• PROMPT:
How many lines in the entries below contain the string "Theorem"? Reply with the number only.

(Saved data entries)
· · · · · · ·
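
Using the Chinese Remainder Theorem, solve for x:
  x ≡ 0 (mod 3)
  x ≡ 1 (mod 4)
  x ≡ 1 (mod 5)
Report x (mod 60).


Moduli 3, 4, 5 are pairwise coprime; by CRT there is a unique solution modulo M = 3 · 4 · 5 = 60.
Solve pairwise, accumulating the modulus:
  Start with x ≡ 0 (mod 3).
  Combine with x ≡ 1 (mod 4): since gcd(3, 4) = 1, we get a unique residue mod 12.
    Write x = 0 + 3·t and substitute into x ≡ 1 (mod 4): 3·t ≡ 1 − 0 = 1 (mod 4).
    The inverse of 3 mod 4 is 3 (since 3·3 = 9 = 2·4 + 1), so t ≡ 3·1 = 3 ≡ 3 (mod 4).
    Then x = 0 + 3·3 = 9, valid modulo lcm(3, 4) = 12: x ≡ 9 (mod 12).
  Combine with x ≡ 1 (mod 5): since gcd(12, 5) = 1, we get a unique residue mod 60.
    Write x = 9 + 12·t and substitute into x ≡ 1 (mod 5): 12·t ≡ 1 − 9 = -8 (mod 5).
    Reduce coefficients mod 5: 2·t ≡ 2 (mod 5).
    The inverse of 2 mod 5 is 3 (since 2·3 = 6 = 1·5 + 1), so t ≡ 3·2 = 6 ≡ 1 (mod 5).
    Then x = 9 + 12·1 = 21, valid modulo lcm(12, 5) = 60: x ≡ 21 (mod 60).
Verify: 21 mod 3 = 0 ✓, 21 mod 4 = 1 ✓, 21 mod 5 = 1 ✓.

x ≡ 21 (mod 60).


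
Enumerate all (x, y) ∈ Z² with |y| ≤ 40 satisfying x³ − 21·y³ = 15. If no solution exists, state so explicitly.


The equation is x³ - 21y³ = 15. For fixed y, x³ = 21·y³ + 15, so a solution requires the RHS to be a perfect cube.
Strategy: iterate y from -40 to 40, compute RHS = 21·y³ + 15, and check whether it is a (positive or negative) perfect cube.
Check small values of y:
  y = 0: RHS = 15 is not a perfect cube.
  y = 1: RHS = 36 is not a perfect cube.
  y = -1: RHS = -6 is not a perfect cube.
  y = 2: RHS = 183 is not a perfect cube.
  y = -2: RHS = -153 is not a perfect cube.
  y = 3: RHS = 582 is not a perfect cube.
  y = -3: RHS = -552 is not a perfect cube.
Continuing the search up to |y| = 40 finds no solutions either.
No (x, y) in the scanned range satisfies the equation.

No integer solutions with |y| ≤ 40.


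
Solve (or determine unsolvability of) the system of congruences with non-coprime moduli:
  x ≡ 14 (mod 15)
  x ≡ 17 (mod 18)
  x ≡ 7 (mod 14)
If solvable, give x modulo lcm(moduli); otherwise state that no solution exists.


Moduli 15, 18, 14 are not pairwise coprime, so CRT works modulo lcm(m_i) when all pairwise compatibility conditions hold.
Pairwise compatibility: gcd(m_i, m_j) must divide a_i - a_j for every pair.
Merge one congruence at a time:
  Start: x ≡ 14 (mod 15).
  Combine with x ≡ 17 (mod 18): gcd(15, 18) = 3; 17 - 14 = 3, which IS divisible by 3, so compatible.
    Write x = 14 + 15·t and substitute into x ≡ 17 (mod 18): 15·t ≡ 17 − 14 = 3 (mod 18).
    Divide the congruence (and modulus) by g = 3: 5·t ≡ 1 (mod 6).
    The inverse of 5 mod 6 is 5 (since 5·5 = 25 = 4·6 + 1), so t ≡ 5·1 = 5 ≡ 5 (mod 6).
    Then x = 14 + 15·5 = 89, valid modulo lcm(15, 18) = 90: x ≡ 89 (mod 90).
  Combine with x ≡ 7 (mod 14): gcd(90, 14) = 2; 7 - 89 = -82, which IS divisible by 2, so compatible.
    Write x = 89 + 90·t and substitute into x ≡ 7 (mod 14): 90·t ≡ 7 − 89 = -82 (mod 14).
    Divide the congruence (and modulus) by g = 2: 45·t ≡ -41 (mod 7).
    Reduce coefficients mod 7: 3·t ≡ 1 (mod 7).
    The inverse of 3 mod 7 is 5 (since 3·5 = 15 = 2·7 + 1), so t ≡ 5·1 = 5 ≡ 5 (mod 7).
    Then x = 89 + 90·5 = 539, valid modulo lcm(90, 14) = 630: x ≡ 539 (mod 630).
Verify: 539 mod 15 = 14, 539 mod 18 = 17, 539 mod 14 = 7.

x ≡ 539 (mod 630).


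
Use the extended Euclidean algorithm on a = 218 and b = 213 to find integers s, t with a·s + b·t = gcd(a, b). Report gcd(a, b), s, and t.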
· · · · · · ·
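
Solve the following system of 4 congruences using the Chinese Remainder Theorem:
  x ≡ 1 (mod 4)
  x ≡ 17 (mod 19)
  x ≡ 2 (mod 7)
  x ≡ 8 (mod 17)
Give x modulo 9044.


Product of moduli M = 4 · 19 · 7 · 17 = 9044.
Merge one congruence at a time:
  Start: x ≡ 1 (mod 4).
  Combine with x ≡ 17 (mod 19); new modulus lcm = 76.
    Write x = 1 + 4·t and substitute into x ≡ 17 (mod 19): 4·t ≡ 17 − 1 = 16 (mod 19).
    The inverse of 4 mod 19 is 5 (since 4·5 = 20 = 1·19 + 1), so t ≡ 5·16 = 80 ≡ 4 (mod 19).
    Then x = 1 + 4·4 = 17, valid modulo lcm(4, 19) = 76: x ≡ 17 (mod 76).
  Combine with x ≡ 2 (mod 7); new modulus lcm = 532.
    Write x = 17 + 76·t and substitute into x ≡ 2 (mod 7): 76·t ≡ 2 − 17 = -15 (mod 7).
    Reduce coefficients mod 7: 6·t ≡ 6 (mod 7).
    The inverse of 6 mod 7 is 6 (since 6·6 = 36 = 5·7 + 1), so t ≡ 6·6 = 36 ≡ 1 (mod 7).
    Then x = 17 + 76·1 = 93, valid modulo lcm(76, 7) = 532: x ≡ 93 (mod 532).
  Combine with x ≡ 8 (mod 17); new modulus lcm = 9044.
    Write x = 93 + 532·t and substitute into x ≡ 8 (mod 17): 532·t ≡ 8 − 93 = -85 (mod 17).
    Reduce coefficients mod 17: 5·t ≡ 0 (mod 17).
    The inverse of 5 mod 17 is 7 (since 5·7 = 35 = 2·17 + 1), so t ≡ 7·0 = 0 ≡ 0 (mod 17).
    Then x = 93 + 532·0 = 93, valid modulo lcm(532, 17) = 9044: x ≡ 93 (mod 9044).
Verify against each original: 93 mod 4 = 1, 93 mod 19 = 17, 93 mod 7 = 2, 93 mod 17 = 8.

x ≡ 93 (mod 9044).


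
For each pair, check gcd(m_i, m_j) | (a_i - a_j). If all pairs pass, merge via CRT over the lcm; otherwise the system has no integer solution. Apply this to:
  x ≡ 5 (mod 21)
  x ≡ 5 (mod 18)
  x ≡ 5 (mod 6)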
· · · · · · ·
• RESULT:
2